◆ What the task asks: Please repeat exactly the lines below from the one containing "T0: A=(14,0) B=(2,8)" down to the one containing "T3: A=(2,0) B=(0,18)", both included, and nothing else.

### Task inputs

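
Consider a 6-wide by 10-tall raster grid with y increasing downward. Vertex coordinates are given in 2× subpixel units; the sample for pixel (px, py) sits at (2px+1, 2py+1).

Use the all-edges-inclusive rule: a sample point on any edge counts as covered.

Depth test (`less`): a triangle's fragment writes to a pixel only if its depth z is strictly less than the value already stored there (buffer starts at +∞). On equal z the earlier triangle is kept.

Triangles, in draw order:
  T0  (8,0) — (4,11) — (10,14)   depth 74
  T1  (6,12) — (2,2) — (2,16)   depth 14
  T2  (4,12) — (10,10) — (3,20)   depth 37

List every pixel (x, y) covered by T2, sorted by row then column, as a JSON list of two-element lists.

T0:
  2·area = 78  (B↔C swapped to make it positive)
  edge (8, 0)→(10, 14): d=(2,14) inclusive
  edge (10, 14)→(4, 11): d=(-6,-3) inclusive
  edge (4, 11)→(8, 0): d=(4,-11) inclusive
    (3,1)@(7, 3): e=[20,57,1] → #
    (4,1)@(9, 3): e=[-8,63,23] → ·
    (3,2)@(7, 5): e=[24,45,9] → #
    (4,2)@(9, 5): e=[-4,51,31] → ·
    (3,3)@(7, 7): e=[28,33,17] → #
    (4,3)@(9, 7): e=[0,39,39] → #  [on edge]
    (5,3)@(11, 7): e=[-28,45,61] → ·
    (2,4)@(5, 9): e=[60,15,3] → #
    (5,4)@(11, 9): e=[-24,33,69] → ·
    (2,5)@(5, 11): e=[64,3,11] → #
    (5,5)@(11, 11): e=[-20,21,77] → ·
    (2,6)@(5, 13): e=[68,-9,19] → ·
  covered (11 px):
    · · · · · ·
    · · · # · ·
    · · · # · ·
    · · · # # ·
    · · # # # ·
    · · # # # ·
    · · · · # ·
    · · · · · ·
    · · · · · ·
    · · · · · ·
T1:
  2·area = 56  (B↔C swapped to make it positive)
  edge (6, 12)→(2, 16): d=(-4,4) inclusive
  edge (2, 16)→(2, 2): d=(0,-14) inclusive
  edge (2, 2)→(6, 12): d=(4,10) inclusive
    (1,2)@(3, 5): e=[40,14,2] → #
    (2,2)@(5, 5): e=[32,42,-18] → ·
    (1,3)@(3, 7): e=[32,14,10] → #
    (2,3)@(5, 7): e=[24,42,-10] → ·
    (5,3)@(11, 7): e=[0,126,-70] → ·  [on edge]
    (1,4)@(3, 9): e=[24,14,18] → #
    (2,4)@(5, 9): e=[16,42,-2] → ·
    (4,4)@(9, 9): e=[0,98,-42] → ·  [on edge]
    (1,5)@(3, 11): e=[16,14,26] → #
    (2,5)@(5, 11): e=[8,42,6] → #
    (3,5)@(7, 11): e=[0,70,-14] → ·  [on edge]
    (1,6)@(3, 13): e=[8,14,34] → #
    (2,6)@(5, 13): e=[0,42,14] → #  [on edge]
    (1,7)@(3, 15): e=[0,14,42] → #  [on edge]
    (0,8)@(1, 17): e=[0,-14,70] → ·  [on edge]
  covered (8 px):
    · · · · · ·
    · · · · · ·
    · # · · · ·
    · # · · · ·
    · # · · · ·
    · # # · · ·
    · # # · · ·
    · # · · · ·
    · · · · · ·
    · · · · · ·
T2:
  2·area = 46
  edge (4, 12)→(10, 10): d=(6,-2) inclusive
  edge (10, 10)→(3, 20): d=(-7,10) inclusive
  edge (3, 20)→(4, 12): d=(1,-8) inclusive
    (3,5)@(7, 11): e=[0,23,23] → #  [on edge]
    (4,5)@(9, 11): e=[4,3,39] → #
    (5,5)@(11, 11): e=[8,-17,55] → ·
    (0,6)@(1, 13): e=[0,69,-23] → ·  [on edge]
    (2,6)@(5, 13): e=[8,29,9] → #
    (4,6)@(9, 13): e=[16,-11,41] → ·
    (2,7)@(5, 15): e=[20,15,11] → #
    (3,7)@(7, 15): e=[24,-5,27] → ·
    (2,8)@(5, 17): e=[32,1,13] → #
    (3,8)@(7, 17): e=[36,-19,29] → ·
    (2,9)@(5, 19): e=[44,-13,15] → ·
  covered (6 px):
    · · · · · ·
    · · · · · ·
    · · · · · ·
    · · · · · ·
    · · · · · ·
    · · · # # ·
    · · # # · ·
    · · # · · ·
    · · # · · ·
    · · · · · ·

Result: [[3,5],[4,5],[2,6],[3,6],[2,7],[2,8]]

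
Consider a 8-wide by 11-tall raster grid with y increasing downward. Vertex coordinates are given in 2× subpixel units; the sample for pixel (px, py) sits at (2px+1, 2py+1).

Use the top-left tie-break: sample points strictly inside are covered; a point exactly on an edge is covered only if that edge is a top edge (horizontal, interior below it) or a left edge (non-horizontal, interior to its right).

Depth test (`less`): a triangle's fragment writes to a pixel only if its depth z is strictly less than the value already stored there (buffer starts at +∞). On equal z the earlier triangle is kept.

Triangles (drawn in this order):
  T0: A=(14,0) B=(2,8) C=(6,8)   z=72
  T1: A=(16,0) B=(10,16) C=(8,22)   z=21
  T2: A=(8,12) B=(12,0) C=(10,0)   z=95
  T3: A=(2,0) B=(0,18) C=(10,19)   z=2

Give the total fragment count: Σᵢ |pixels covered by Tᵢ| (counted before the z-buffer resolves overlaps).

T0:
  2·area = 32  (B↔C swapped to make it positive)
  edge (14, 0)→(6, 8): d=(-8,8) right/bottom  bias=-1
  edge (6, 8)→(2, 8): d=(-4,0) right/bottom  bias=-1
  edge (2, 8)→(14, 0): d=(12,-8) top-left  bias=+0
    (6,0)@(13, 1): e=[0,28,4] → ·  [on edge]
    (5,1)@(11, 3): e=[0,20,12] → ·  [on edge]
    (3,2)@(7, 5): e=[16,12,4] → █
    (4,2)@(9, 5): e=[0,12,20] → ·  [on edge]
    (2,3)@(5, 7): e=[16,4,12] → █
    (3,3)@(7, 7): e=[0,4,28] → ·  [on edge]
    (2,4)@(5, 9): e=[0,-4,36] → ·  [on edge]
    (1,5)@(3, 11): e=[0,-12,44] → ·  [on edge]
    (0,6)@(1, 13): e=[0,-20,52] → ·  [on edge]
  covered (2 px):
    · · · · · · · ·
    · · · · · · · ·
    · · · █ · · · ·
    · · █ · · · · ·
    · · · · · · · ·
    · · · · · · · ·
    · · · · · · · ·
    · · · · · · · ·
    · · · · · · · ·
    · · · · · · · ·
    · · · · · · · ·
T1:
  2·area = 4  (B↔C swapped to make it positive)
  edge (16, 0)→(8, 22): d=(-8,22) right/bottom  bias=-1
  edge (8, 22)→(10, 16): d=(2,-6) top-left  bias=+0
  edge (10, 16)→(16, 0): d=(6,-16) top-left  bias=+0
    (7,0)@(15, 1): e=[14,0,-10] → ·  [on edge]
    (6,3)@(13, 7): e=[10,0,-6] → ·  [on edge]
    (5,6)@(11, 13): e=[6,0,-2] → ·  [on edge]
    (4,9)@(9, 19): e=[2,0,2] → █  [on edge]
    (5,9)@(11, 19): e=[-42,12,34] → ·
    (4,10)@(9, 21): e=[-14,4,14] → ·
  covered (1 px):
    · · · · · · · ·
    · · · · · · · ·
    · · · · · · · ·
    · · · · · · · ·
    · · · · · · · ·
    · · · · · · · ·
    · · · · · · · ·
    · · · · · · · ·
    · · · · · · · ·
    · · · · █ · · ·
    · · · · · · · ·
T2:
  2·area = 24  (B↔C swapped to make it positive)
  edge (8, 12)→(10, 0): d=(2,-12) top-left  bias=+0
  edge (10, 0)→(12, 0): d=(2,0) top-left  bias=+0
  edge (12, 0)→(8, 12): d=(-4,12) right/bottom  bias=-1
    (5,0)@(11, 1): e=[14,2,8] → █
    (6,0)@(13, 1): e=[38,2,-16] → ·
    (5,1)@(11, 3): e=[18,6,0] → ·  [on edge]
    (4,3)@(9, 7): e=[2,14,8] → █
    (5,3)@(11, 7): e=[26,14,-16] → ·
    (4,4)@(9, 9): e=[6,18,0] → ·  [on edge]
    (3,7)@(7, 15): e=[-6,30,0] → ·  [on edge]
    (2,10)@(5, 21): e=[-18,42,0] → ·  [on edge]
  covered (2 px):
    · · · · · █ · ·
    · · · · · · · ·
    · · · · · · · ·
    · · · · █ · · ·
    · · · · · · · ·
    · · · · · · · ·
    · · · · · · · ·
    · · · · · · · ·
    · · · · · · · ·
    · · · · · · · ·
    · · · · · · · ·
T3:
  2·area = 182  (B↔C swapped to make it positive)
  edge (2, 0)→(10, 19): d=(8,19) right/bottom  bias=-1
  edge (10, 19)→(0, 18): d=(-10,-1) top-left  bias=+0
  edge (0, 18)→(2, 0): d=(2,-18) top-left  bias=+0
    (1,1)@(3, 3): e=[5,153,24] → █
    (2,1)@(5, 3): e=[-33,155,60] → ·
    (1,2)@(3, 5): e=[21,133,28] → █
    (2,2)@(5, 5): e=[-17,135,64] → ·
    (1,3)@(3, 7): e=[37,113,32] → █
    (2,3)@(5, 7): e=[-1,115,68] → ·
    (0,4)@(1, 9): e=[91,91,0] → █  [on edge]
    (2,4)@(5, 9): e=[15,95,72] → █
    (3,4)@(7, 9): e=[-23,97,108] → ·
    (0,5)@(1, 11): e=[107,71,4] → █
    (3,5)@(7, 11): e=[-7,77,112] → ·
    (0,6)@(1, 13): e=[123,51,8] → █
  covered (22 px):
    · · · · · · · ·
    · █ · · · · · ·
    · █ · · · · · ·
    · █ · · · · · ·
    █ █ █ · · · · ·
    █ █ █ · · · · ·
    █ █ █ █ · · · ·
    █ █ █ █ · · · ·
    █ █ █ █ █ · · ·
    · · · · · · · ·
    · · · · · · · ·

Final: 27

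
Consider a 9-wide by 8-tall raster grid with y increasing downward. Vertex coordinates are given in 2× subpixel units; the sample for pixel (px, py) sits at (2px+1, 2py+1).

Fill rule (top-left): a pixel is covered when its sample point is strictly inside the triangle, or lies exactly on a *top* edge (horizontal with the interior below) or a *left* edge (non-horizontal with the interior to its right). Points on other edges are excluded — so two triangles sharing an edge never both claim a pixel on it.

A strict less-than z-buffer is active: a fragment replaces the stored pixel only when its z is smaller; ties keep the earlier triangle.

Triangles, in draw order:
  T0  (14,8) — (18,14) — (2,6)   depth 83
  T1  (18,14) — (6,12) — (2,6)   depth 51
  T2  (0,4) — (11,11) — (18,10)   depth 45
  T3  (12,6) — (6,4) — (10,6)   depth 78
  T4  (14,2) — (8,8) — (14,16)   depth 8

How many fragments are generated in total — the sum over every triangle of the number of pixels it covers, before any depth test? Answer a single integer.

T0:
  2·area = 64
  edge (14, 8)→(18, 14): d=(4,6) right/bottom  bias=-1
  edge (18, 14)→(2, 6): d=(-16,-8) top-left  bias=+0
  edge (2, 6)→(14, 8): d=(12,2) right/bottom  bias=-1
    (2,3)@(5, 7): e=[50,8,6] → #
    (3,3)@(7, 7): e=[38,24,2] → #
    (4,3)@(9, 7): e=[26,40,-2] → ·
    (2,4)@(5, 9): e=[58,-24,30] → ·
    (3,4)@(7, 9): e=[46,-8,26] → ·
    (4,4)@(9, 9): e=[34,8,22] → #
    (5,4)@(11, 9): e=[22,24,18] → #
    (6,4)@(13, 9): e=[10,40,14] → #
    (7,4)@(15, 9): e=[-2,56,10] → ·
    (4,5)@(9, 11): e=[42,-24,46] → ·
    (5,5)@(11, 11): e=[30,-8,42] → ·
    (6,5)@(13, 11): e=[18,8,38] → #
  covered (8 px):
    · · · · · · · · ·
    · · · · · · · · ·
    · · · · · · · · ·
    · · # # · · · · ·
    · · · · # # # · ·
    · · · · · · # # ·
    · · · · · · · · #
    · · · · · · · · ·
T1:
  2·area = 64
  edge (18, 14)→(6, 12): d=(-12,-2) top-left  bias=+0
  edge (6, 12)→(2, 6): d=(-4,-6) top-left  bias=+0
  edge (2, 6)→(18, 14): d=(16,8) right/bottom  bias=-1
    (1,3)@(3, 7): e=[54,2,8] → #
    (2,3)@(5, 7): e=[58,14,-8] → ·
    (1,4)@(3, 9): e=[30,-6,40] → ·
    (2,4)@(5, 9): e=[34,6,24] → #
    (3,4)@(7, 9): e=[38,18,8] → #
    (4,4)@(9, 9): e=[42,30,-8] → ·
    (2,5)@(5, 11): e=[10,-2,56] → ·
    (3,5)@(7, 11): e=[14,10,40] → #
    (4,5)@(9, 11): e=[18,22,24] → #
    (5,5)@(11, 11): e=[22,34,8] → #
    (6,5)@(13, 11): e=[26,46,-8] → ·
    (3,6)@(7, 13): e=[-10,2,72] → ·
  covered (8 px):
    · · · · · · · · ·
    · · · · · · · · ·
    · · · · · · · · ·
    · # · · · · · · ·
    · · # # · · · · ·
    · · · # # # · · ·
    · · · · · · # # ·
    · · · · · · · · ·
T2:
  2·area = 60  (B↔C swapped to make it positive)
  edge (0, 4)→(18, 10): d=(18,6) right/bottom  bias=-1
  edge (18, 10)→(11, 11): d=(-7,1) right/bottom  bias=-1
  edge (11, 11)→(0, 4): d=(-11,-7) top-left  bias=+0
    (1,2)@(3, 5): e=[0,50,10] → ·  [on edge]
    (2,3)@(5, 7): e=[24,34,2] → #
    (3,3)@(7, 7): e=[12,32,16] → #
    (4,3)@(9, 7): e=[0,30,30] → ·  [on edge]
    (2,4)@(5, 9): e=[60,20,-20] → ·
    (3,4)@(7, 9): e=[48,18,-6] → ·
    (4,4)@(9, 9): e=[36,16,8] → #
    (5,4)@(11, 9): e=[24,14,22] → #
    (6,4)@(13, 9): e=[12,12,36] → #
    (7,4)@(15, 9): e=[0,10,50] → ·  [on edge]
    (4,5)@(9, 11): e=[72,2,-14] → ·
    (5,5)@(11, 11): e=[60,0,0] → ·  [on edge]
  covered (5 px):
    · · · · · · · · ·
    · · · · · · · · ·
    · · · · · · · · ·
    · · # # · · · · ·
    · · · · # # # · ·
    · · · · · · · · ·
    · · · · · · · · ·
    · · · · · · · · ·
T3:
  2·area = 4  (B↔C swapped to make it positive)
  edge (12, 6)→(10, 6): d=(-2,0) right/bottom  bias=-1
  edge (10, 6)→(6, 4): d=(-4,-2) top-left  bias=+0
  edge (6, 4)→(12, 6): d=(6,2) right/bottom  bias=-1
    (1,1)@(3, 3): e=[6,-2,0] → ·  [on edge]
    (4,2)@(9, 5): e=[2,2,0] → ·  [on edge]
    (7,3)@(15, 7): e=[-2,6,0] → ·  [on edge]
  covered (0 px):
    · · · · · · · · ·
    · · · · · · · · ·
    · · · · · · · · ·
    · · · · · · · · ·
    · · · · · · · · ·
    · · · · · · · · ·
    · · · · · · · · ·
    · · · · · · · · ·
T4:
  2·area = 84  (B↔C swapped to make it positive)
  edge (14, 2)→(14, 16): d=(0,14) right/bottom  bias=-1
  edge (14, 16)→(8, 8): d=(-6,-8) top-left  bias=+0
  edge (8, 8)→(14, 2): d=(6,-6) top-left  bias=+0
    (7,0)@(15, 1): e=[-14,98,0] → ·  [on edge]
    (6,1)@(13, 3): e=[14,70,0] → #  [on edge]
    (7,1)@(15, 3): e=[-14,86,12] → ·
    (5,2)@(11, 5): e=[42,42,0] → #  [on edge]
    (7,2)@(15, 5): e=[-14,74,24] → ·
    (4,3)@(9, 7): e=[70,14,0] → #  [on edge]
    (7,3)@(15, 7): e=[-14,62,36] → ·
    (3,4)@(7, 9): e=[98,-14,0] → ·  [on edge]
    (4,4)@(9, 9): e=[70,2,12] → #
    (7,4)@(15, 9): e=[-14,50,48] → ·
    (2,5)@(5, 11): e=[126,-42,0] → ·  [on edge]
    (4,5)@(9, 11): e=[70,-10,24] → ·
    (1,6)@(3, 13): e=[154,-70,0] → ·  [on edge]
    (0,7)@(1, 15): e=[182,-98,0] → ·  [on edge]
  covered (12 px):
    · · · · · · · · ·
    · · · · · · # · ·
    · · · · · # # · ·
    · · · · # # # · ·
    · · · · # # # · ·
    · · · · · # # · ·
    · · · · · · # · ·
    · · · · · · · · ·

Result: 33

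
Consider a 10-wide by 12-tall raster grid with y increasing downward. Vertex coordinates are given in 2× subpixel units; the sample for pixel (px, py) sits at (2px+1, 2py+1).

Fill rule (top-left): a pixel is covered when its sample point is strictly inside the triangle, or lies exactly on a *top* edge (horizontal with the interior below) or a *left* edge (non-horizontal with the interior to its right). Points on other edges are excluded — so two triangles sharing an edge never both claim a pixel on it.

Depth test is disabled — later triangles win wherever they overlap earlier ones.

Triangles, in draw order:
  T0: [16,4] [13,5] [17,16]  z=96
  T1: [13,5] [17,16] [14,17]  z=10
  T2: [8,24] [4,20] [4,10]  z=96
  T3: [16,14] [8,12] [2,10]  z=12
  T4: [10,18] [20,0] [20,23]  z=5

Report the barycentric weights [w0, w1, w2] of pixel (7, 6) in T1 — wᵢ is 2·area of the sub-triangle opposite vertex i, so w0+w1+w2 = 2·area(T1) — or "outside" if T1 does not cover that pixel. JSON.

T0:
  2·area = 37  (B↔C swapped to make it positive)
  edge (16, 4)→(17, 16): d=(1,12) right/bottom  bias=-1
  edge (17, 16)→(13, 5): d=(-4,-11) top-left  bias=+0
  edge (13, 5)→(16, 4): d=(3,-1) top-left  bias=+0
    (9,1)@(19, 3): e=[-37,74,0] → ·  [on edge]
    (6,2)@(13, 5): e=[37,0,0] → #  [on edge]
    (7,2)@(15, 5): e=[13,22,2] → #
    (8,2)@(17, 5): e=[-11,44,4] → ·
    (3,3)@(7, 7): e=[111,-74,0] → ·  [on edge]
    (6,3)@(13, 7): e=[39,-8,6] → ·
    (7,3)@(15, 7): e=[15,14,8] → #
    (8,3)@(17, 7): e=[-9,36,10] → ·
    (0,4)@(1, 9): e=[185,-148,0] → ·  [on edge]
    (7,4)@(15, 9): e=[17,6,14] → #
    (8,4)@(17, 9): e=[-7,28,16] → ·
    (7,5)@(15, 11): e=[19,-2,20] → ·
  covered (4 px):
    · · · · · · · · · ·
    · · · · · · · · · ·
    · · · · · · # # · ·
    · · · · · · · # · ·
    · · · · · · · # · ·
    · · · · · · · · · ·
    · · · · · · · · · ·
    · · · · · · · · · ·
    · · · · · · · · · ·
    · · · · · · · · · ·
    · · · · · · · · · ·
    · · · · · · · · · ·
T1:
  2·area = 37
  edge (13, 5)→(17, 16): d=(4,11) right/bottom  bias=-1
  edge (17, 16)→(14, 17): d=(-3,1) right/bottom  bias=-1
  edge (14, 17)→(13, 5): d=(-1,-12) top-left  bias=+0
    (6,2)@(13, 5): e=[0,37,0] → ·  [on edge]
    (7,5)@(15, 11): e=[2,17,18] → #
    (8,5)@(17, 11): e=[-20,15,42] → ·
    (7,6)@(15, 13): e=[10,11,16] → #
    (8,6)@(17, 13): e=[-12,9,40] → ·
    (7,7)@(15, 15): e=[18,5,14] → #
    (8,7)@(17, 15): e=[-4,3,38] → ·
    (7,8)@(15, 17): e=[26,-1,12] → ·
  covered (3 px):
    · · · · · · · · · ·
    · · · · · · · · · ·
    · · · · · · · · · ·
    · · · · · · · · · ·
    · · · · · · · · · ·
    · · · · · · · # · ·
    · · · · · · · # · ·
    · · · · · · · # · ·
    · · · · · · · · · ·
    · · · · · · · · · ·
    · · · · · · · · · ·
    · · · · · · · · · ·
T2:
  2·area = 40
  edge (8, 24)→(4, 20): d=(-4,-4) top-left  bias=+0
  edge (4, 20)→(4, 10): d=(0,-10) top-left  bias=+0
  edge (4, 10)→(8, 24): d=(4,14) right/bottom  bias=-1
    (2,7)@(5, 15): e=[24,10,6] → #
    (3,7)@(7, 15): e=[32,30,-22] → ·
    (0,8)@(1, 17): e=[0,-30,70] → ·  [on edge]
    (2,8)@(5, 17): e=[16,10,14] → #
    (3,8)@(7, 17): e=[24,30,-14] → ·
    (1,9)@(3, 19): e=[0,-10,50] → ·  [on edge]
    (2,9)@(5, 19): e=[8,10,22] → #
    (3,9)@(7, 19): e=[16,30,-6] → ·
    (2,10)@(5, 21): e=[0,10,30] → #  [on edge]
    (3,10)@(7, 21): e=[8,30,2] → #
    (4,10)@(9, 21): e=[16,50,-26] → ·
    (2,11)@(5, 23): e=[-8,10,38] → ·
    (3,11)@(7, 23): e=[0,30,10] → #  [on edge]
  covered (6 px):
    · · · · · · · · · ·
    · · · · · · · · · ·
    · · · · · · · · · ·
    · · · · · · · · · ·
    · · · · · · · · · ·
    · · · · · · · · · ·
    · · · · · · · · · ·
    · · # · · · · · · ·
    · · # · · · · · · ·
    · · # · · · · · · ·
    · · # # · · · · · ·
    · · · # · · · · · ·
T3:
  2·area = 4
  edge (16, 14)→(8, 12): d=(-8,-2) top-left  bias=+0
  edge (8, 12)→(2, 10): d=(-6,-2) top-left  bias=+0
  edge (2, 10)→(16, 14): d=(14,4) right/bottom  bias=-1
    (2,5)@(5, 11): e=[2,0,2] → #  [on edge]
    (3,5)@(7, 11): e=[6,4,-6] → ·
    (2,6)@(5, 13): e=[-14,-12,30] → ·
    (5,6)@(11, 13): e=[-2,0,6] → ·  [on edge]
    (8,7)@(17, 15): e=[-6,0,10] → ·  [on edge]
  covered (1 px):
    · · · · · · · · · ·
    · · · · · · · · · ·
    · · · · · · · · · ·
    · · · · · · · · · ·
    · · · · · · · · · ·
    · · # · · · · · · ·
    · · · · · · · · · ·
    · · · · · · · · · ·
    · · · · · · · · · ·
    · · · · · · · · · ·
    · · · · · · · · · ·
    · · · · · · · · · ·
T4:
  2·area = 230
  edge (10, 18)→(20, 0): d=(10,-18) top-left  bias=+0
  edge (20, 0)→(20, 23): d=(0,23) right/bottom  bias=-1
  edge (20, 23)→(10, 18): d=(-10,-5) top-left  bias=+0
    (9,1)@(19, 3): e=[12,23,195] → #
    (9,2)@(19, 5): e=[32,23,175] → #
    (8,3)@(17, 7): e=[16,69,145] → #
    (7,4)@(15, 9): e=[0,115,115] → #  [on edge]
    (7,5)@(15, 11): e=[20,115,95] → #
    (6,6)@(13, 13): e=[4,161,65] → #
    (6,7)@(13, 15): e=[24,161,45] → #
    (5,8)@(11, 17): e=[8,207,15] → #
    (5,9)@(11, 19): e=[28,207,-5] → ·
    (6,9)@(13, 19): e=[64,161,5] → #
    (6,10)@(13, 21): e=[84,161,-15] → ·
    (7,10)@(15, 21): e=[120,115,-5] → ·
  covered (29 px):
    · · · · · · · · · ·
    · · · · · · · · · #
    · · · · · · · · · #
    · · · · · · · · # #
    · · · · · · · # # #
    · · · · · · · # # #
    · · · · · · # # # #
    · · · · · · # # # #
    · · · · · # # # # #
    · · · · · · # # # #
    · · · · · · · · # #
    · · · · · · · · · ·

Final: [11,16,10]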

######

◆ Answer for the task:
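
  T0: A=(14,0) B=(2,8) C=(6,8)   z=72
  T1: A=(16,0) B=(10,16) C=(8,22)   z=21
  T2: A=(8,12) B=(12,0) C=(10,0)   z=95
  T3: A=(2,0) B=(0,18) C=(10,19)   z=2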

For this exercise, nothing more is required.